***** GIVEN RECORDS

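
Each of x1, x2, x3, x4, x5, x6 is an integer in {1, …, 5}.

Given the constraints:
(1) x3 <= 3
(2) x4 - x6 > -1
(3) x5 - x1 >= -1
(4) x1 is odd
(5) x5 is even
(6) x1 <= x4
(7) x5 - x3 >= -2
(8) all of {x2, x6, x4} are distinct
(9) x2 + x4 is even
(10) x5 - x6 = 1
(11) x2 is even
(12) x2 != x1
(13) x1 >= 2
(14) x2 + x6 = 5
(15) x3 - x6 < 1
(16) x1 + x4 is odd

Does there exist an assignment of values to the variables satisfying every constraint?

Take x1 = 3, x2 = 2, x3 = 3, x4 = 4, x5 = 4, x6 = 3. Then constraint 2: x4 - x6 = 1; constraint 3: x5 - x1 = 1, and every other listed constraint is also met.

Satisfiable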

**********

* **REQUIREMENT**
Find where the line with "(4) x1 is odd" sits in the material above, then copy exactly from it through the line with "(16) x1 + x4 is odd". Add no other line.

* **THE COMPLETED TASK**
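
(4) x1 is odd
(5) x5 is even
(6) x1 <= x4
(7) x5 - x3 >= -2
(8) all of {x2, x6, x4} are distinct
(9) x2 + x4 is even
(10) x5 - x6 = 1
(11) x2 is even
(12) x2 != x1
(13) x1 >= 2
(14) x2 + x6 = 5
(15) x3 - x6 < 1
(16) x1 + x4 is odd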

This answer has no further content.